Stored items
▬▬▬
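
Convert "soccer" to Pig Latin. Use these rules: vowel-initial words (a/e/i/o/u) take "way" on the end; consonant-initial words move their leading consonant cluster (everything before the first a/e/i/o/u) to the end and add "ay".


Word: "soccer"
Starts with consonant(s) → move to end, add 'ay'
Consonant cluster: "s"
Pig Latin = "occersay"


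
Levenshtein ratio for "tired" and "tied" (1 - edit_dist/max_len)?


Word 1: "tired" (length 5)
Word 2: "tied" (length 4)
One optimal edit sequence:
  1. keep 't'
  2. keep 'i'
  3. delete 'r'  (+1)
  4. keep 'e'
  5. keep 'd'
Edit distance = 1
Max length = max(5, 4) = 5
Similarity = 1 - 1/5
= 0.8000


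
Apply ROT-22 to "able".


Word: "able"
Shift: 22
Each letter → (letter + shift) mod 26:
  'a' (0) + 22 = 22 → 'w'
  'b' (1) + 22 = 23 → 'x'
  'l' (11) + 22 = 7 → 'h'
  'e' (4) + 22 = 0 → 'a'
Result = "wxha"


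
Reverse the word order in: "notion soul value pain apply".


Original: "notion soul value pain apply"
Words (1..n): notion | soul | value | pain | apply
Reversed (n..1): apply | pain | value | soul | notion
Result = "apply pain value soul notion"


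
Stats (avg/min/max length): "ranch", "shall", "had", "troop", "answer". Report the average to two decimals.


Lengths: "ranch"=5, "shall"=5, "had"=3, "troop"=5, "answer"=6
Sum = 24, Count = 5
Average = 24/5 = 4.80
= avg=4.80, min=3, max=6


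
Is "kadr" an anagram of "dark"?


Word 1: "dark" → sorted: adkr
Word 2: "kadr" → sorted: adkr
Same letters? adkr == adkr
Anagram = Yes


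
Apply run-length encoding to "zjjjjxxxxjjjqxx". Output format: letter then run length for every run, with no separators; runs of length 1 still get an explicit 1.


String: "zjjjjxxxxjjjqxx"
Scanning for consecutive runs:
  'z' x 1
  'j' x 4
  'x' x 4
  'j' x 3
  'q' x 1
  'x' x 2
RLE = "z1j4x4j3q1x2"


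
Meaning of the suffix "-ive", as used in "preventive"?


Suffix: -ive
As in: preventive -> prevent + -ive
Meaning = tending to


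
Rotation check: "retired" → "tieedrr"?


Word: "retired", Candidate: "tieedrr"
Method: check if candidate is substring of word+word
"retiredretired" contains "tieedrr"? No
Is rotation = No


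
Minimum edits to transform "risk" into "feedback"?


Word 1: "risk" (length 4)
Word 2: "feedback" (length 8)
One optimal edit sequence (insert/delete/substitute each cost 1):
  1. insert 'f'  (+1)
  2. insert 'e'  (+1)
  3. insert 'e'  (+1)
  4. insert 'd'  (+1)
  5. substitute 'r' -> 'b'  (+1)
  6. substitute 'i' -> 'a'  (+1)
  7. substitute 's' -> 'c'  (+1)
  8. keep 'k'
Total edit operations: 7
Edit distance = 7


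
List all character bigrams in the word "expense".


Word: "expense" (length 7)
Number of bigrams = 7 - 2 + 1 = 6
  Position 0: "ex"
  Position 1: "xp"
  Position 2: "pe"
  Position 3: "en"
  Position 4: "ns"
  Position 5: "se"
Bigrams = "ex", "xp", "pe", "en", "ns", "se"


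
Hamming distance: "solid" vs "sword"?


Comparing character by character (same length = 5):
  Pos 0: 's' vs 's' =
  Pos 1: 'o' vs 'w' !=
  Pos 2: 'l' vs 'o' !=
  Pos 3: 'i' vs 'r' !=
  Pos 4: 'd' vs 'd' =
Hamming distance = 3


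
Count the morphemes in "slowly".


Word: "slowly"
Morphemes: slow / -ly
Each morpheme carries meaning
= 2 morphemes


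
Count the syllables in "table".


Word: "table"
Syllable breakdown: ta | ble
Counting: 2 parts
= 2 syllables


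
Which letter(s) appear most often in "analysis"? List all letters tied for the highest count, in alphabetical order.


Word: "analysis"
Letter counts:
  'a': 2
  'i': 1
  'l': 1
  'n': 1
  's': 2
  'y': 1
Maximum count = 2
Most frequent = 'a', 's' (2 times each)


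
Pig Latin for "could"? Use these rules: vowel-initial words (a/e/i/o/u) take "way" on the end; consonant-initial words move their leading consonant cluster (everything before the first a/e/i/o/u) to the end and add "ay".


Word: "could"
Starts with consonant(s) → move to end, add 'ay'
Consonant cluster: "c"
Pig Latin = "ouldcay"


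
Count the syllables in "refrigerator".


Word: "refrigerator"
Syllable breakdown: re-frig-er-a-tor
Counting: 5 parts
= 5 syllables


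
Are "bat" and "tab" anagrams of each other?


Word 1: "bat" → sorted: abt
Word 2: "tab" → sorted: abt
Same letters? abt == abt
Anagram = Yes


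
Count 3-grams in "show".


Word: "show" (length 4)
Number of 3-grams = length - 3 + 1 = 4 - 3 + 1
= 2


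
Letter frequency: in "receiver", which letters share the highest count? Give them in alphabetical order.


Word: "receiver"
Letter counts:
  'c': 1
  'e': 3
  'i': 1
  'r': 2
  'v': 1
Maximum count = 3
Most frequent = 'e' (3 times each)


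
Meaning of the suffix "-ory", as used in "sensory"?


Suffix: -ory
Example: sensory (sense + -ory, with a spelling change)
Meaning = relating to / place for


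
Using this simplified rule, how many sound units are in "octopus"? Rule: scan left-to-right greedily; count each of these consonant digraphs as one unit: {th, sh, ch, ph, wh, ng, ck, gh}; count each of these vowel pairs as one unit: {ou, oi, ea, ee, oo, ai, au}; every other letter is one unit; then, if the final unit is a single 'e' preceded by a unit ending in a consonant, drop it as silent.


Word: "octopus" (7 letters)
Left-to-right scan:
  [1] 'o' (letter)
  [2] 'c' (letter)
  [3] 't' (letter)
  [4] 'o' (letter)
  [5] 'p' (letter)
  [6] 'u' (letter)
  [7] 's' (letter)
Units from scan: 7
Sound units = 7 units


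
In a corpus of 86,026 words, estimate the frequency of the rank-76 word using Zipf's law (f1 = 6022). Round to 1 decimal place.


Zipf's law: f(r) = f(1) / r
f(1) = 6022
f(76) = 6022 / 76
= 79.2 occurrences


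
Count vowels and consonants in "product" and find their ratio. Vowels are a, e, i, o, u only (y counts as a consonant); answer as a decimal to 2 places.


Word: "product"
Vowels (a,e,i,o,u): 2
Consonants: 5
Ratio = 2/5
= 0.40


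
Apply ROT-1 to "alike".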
▬▬▬
**TASK PROMPT**
All records above must be printed again, exactly.

**EXERCISE SOLUTION**
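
Convert "soccer" to Pig Latin. Use these rules: vowel-initial words (a/e/i/o/u) take "way" on the end; consonant-initial words move their leading consonant cluster (everything before the first a/e/i/o/u) to the end and add "ay".


Word: "soccer"
Starts with consonant(s) → move to end, add 'ay'
Consonant cluster: "s"
Pig Latin = "occersay"


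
Levenshtein ratio for "tired" and "tied" (1 - edit_dist/max_len)?


Word 1: "tired" (length 5)
Word 2: "tied" (length 4)
One optimal edit sequence:
  1. keep 't'
  2. keep 'i'
  3. delete 'r'  (+1)
  4. keep 'e'
  5. keep 'd'
Edit distance = 1
Max length = max(5, 4) = 5
Similarity = 1 - 1/5
= 0.8000


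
Apply ROT-22 to "able".


Word: "able"
Shift: 22
Each letter → (letter + shift) mod 26:
  'a' (0) + 22 = 22 → 'w'
  'b' (1) + 22 = 23 → 'x'
  'l' (11) + 22 = 7 → 'h'
  'e' (4) + 22 = 0 → 'a'
Result = "wxha"


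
Reverse the word order in: "notion soul value pain apply".


Original: "notion soul value pain apply"
Words (1..n): notion | soul | value | pain | apply
Reversed (n..1): apply | pain | value | soul | notion
Result = "apply pain value soul notion"


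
Stats (avg/min/max length): "ranch", "shall", "had", "troop", "answer". Report the average to two decimals.


Lengths: "ranch"=5, "shall"=5, "had"=3, "troop"=5, "answer"=6
Sum = 24, Count = 5
Average = 24/5 = 4.80
= avg=4.80, min=3, max=6


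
Is "kadr" an anagram of "dark"?


Word 1: "dark" → sorted: adkr
Word 2: "kadr" → sorted: adkr
Same letters? adkr == adkr
Anagram = Yes


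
Apply run-length encoding to "zjjjjxxxxjjjqxx". Output format: letter then run length for every run, with no separators; runs of length 1 still get an explicit 1.


String: "zjjjjxxxxjjjqxx"
Scanning for consecutive runs:
  'z' x 1
  'j' x 4
  'x' x 4
  'j' x 3
  'q' x 1
  'x' x 2
RLE = "z1j4x4j3q1x2"


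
Meaning of the suffix "-ive", as used in "preventive"?


Suffix: -ive
As in: preventive -> prevent + -ive
Meaning = tending to


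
Rotation check: "retired" → "tieedrr"?


Word: "retired", Candidate: "tieedrr"
Method: check if candidate is substring of word+word
"retiredretired" contains "tieedrr"? No
Is rotation = No


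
Minimum edits to transform "risk" into "feedback"?


Word 1: "risk" (length 4)
Word 2: "feedback" (length 8)
One optimal edit sequence (insert/delete/substitute each cost 1):
  1. insert 'f'  (+1)
  2. insert 'e'  (+1)
  3. insert 'e'  (+1)
  4. insert 'd'  (+1)
  5. substitute 'r' -> 'b'  (+1)
  6. substitute 'i' -> 'a'  (+1)
  7. substitute 's' -> 'c'  (+1)
  8. keep 'k'
Total edit operations: 7
Edit distance = 7


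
List all character bigrams in the word "expense".


Word: "expense" (length 7)
Number of bigrams = 7 - 2 + 1 = 6
  Position 0: "ex"
  Position 1: "xp"
  Position 2: "pe"
  Position 3: "en"
  Position 4: "ns"
  Position 5: "se"
Bigrams = "ex", "xp", "pe", "en", "ns", "se"


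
Hamming distance: "solid" vs "sword"?


Comparing character by character (same length = 5):
  Pos 0: 's' vs 's' =
  Pos 1: 'o' vs 'w' !=
  Pos 2: 'l' vs 'o' !=
  Pos 3: 'i' vs 'r' !=
  Pos 4: 'd' vs 'd' =
Hamming distance = 3


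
Count the morphemes in "slowly".


Word: "slowly"
Morphemes: slow / -ly
Each morpheme carries meaning
= 2 morphemes


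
Count the syllables in "table".


Word: "table"
Syllable breakdown: ta | ble
Counting: 2 parts
= 2 syllables


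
Which letter(s) appear most often in "analysis"? List all letters tied for the highest count, in alphabetical order.


Word: "analysis"
Letter counts:
  'a': 2
  'i': 1
  'l': 1
  'n': 1
  's': 2
  'y': 1
Maximum count = 2
Most frequent = 'a', 's' (2 times each)


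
Pig Latin for "could"? Use these rules: vowel-initial words (a/e/i/o/u) take "way" on the end; consonant-initial words move their leading consonant cluster (everything before the first a/e/i/o/u) to the end and add "ay".


Word: "could"
Starts with consonant(s) → move to end, add 'ay'
Consonant cluster: "c"
Pig Latin = "ouldcay"


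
Count the syllables in "refrigerator".


Word: "refrigerator"
Syllable breakdown: re-frig-er-a-tor
Counting: 5 parts
= 5 syllables


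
Are "bat" and "tab" anagrams of each other?


Word 1: "bat" → sorted: abt
Word 2: "tab" → sorted: abt
Same letters? abt == abt
Anagram = Yes


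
Count 3-grams in "show".


Word: "show" (length 4)
Number of 3-grams = length - 3 + 1 = 4 - 3 + 1
= 2


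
Letter frequency: in "receiver", which letters share the highest count? Give them in alphabetical order.


Word: "receiver"
Letter counts:
  'c': 1
  'e': 3
  'i': 1
  'r': 2
  'v': 1
Maximum count = 3
Most frequent = 'e' (3 times each)


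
Meaning of the suffix "-ory", as used in "sensory"?


Suffix: -ory
Example: sensory (sense + -ory, with a spelling change)
Meaning = relating to / place for


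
Using this simplified rule, how many sound units are in "octopus"? Rule: scan left-to-right greedily; count each of these consonant digraphs as one unit: {th, sh, ch, ph, wh, ng, ck, gh}; count each of these vowel pairs as one unit: {ou, oi, ea, ee, oo, ai, au}; every other letter is one unit; then, if the final unit is a single 'e' preceded by a unit ending in a consonant, drop it as silent.


Word: "octopus" (7 letters)
Left-to-right scan:
  [1] 'o' (letter)
  [2] 'c' (letter)
  [3] 't' (letter)
  [4] 'o' (letter)
  [5] 'p' (letter)
  [6] 'u' (letter)
  [7] 's' (letter)
Units from scan: 7
Sound units = 7 units


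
In a corpus of 86,026 words, estimate the frequency of the rank-76 word using Zipf's law (f1 = 6022). Round to 1 decimal place.


Zipf's law: f(r) = f(1) / r
f(1) = 6022
f(76) = 6022 / 76
= 79.2 occurrences


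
Count vowels and consonants in "product" and find their ratio. Vowels are a, e, i, o, u only (y counts as a consonant); answer as a decimal to 2 places.


Word: "product"
Vowels (a,e,i,o,u): 2
Consonants: 5
Ratio = 2/5
= 0.40


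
Apply ROT-1 to "alike".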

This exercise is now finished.